===== DATASET EXTRACT
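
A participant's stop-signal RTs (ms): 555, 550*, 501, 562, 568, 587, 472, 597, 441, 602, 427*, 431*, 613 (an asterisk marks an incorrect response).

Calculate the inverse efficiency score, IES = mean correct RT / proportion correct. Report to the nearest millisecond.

715 ms

Correct trials (n=10): 555, 501, 562, 568, 587, 472, 597, 441, 602, 613
Mean correct RT = 5498/10 = 549.8000 ms
Proportion correct = 10/13
IES = 549.8000 / (10/13) = 714.740 ms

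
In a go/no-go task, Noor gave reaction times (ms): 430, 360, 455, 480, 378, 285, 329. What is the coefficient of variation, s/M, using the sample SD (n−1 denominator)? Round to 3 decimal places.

0.181

n = 7, Σ = 2717, M = 388.1429
Σ(x−M)² = 29690.857; s = √(29690.857/6) = 70.3454
CV = 70.3454 / 388.1429 = 0.18124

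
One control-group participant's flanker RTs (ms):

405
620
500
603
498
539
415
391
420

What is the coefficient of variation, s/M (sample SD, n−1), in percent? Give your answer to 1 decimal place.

17.7%

n = 9, Σ = 4391, M = 487.8889
Σ(x−M)² = 59744.889; s = √(59744.889/8) = 86.4182
CV = 86.4182 / 487.8889 = 0.17713 = 17.713%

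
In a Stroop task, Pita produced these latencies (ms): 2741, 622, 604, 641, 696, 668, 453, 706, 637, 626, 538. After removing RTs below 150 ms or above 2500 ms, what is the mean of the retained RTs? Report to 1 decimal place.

Excluded: 2741
Retained (n=10): Σ = 6191
Mean = 6191/10 = 619.1000

619.1 ms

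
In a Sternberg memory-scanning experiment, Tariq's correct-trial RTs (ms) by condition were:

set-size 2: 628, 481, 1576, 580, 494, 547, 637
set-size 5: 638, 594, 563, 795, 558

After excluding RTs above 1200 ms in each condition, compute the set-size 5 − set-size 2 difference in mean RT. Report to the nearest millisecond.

68 ms

set-size 2: exclude 1576
M(set-size 2) = 3367/6 = 561.167
M(set-size 5) = 3148/5 = 629.600
Difference = 629.600 − 561.167 = 68.433 ms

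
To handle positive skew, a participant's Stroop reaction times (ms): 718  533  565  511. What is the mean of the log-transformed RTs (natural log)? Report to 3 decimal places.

ln(RT): 6.5765, 6.2785, 6.3368, 6.2364
Σ ln(RT) = 25.4282
Mean = 25.4282/4 = 6.35705

6.357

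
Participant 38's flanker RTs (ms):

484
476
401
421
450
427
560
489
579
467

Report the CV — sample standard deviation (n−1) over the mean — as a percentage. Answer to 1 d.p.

12.1%

n = 10, Σ = 4754, M = 475.4000
Σ(x−M)² = 29702.400; s = √(29702.400/9) = 57.4479
CV = 57.4479 / 475.4000 = 0.12084 = 12.084%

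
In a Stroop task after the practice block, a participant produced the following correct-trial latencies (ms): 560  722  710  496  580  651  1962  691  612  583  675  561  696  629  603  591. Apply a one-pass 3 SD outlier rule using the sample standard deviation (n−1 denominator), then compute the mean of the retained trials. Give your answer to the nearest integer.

624 ms

n = 16, ΣRT = 11322, M = 707.625
Σ(x−M)² = 1738121.75; s = √(1738121.75/15) = 340.404
Cutoffs: 707.625 ± 3·340.404 → [-313.6, 1728.8]
Outside: 1962 → excluded.
Retained (n=15): Σ = 9360, mean = 9360/15 = 624.000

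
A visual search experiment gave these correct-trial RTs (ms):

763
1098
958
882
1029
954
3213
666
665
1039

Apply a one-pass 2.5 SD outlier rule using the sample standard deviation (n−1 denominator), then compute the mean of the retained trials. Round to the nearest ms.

n = 10, ΣRT = 11267, M = 1126.700
Σ(x−M)² = 5046560.10; s = √(5046560.10/9) = 748.818
Cutoffs: 1126.700 ± 2.5·748.818 → [-745.3, 2998.7]
Outside: 3213 → excluded.
Retained (n=9): Σ = 8054, mean = 8054/9 = 894.889

895 ms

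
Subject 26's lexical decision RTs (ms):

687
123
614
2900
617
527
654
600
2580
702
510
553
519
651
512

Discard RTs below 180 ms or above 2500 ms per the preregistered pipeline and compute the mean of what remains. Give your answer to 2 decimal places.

595.50 ms

Excluded: 123, 2580, 2900
Retained (n=12): Σ = 7146
Mean = 7146/12 = 595.5000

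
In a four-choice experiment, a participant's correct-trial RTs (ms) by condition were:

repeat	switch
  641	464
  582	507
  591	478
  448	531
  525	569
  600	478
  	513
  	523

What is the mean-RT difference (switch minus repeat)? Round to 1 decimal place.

M(repeat) = 3387/6 = 564.500
M(switch) = 4063/8 = 507.875
Difference = 507.875 − 564.500 = -56.625 ms

-56.6 ms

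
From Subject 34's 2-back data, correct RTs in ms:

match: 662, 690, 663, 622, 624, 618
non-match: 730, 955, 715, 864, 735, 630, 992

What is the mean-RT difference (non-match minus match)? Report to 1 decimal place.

M(match) = 3879/6 = 646.500
M(non-match) = 5621/7 = 803.000
Difference = 803.000 − 646.500 = 156.500 ms

156.5 ms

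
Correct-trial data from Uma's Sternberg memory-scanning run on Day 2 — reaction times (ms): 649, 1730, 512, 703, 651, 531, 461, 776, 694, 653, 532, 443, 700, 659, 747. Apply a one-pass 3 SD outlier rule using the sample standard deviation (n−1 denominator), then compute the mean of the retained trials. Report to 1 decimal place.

n = 15, ΣRT = 10441, M = 696.067
Σ(x−M)² = 1292888.93; s = √(1292888.93/14) = 303.890
Cutoffs: 696.067 ± 3·303.890 → [-215.6, 1607.7]
Outside: 1730 → excluded.
Retained (n=14): Σ = 8711, mean = 8711/14 = 622.214

622.2 ms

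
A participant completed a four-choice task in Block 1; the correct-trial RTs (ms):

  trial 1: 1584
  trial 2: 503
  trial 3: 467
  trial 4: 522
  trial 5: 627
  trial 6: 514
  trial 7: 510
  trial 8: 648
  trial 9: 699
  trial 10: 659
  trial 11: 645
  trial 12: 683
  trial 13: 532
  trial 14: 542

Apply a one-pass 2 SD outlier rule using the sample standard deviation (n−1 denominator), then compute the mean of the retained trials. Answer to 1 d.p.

580.8 ms

n = 14, ΣRT = 9135, M = 652.500
Σ(x−M)² = 1011563.50; s = √(1011563.50/13) = 278.949
Cutoffs: 652.500 ± 2·278.949 → [94.6, 1210.4]
Outside: 1584 → excluded.
Retained (n=13): Σ = 7551, mean = 7551/13 = 580.846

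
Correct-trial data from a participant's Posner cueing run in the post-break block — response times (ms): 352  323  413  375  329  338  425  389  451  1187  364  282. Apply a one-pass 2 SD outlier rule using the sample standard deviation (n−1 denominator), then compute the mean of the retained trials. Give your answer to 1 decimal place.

367.4 ms

n = 12, ΣRT = 5228, M = 435.667
Σ(x−M)² = 640582.67; s = √(640582.67/11) = 241.319
Cutoffs: 435.667 ± 2·241.319 → [-47.0, 918.3]
Outside: 1187 → excluded.
Retained (n=11): Σ = 4041, mean = 4041/11 = 367.364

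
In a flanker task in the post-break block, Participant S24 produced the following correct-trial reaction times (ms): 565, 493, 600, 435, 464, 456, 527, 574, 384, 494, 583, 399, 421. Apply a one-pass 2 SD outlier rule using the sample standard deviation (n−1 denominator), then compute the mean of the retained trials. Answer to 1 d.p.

n = 13, ΣRT = 6395, M = 491.923
Σ(x−M)² = 63910.92; s = √(63910.92/12) = 72.979
Cutoffs: 491.923 ± 2·72.979 → [346.0, 637.9]
No RTs fall outside the cutoffs; all 13 retained. Mean = 6395/13 = 491.923

491.9 ms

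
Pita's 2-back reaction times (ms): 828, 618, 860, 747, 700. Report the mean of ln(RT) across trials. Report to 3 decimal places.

6.614

ln(RT): 6.7190, 6.4265, 6.7569, 6.6161, 6.5511
Σ ln(RT) = 33.0696
Mean = 33.0696/5 = 6.61392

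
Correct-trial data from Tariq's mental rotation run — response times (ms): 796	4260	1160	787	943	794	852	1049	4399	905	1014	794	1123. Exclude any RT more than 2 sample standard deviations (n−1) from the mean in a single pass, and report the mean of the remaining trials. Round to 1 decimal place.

n = 13, ΣRT = 18876, M = 1452.000
Σ(x−M)² = 19774210.00; s = √(19774210.00/12) = 1283.686
Cutoffs: 1452.000 ± 2·1283.686 → [-1115.4, 4019.4]
Outside: 4260, 4399 → excluded.
Retained (n=11): Σ = 10217, mean = 10217/11 = 928.818

928.8 ms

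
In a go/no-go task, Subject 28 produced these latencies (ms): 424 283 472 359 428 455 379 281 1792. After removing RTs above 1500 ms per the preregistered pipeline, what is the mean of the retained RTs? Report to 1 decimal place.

385.1 ms

Excluded: 1792
Retained (n=8): Σ = 3081
Mean = 3081/8 = 385.1250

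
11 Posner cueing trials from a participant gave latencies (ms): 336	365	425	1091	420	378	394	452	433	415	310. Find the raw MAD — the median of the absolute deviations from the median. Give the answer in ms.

Sorted: 310, 336, 365, 378, 394, 415, 420, 425, 433, 452, 1091 → median = 415
|x − 415|: 79, 50, 10, 676, 5, 37, 21, 37, 18, 0, 105
Sorted deviations: 0, 5, 10, 18, 21, 37, 37, 50, 79, 105, 676 → MAD = 37

37 ms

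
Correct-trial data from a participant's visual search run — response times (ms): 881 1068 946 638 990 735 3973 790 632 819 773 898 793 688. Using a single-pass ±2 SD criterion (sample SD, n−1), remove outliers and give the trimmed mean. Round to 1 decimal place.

819.3 ms

n = 14, ΣRT = 14624, M = 1044.571
Σ(x−M)² = 9448397.43; s = √(9448397.43/13) = 852.526
Cutoffs: 1044.571 ± 2·852.526 → [-660.5, 2749.6]
Outside: 3973 → excluded.
Retained (n=13): Σ = 10651, mean = 10651/13 = 819.308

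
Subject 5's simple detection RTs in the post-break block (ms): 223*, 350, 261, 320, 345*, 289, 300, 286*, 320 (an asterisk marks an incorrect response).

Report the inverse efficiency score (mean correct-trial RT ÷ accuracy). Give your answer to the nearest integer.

Correct trials (n=6): 350, 261, 320, 289, 300, 320
Mean correct RT = 1840/6 = 306.6667 ms
Proportion correct = 6/9
IES = 306.6667 / (6/9) = 460.000 ms

460 ms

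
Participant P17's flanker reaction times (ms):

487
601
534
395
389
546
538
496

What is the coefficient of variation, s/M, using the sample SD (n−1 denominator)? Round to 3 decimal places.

n = 8, Σ = 3986, M = 498.2500
Σ(x−M)² = 38423.500; s = √(38423.500/7) = 74.0883
CV = 74.0883 / 498.2500 = 0.14870

0.149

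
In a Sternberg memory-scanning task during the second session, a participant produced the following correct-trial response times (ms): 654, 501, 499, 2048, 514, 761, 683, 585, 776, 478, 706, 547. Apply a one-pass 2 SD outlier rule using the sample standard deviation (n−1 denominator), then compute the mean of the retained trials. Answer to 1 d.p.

n = 12, ΣRT = 8752, M = 729.333
Σ(x−M)² = 2019232.67; s = √(2019232.67/11) = 428.447
Cutoffs: 729.333 ± 2·428.447 → [-127.6, 1586.2]
Outside: 2048 → excluded.
Retained (n=11): Σ = 6704, mean = 6704/11 = 609.455

609.5 ms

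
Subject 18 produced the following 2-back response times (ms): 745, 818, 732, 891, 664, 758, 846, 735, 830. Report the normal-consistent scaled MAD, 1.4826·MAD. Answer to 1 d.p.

89.0 ms

Sorted: 664, 732, 735, 745, 758, 818, 830, 846, 891 → median = 758
|x − 758| sorted: 0, 13, 23, 26, 60, 72, 88, 94, 133 → MAD = 60
Robust SD ≈ 1.4826 × 60 = 88.956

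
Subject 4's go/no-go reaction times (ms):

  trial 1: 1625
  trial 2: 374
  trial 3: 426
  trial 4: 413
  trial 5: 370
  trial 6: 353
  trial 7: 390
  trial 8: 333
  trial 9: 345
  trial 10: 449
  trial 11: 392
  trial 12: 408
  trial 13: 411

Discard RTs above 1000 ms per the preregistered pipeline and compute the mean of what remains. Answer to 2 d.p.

Excluded: 1625
Retained (n=12): Σ = 4664
Mean = 4664/12 = 388.6667

388.67 ms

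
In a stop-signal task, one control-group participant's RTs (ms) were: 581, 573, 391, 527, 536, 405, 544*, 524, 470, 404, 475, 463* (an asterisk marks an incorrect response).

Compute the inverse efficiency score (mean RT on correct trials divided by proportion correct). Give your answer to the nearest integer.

586 ms

Correct trials (n=10): 581, 573, 391, 527, 536, 405, 524, 470, 404, 475
Mean correct RT = 4886/10 = 488.6000 ms
Proportion correct = 10/12
IES = 488.6000 / (10/12) = 586.320 ms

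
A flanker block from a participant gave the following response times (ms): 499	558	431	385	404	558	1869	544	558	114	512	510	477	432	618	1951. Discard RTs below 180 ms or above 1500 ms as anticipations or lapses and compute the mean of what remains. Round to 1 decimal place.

Excluded: 114, 1869, 1951
Retained (n=13): Σ = 6486
Mean = 6486/13 = 498.9231

498.9 ms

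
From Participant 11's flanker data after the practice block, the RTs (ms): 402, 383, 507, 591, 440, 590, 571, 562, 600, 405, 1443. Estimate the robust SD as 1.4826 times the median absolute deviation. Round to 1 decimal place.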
==========
Provide a count of the lines in the data above that include the word "control", stating the number alone.

SOLUTION BELOW: 2